Task ▸ Which lines below hold the word "died"? Report each one.

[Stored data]
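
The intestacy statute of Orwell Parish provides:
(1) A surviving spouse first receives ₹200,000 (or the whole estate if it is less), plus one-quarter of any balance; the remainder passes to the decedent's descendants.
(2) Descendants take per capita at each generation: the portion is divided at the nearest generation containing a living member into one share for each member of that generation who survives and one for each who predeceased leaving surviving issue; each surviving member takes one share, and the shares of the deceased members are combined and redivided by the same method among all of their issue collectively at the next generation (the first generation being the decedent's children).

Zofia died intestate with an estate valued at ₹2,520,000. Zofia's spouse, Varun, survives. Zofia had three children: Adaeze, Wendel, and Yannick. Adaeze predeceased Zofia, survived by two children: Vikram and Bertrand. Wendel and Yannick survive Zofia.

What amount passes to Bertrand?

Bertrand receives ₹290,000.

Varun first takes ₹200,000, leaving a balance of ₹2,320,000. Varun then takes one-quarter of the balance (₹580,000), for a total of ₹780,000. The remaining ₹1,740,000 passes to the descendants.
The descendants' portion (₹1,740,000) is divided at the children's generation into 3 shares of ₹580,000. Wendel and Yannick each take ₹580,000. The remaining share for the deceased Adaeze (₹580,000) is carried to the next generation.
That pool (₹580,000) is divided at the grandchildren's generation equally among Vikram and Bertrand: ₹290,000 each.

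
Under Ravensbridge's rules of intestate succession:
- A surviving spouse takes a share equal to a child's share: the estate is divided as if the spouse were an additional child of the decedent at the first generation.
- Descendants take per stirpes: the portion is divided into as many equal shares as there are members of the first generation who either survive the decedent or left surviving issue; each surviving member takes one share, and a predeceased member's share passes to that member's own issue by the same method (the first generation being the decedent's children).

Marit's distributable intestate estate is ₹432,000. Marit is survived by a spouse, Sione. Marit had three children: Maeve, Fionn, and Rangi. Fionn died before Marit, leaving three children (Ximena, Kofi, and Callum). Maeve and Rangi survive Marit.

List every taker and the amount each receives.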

...

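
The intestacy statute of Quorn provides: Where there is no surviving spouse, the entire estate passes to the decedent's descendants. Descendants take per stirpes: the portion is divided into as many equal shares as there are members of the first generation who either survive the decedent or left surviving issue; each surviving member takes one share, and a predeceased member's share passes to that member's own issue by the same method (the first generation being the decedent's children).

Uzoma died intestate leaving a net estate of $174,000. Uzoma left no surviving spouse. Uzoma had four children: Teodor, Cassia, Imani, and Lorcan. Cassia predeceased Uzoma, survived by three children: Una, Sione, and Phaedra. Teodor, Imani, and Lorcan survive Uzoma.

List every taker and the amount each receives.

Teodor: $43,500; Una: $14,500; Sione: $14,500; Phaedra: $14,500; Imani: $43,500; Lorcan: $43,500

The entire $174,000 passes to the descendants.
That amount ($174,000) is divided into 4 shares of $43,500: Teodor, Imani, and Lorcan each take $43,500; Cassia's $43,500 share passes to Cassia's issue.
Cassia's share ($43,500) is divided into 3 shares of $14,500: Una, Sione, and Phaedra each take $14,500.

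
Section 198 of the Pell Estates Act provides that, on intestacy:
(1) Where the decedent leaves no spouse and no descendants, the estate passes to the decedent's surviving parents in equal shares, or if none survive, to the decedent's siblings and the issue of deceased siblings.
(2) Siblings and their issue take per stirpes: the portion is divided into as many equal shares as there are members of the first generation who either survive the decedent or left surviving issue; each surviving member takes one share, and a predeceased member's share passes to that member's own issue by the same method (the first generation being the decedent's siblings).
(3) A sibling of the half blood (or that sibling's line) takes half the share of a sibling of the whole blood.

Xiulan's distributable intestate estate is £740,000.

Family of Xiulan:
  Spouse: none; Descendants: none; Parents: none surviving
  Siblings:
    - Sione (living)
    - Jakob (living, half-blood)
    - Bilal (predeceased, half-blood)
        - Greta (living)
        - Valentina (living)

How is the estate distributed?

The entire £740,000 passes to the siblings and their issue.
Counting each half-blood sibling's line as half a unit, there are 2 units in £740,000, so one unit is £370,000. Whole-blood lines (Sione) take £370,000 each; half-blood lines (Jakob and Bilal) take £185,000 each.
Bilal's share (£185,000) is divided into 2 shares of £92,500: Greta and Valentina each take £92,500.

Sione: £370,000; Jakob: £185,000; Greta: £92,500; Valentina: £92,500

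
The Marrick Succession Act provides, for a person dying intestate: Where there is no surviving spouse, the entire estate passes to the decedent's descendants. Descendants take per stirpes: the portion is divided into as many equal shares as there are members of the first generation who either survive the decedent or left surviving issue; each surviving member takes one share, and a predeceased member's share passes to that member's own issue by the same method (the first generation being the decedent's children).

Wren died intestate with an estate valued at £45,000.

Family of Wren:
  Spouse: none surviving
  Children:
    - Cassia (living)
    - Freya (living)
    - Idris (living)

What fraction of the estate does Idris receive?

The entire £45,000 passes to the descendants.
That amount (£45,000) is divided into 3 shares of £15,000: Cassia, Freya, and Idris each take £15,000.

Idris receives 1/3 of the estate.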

Answer for the task ▸
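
Zofia died intestate with an estate valued at ₹2,520,000. Zofia's spouse, Varun, survives. Zofia had three children: Adaeze, Wendel, and Yannick. Adaeze predeceased Zofia, survived by two children: Vikram and Bertrand. Wendel and Yannick survive Zofia.
Marit's distributable intestate estate is ₹432,000. Marit is survived by a spouse, Sione. Marit had three children: Maeve, Fionn, and Rangi. Fionn died before Marit, leaving three children (Ximena, Kofi, and Callum). Maeve and Rangi survive Marit.
Uzoma died intestate leaving a net estate of $174,000. Uzoma left no surviving spouse. Uzoma had four children: Teodor, Cassia, Imani, and Lorcan. Cassia predeceased Uzoma, survived by three children: Una, Sione, and Phaedra. Teodor, Imani, and Lorcan survive Uzoma.
Wren died intestate with an estate valued at £45,000.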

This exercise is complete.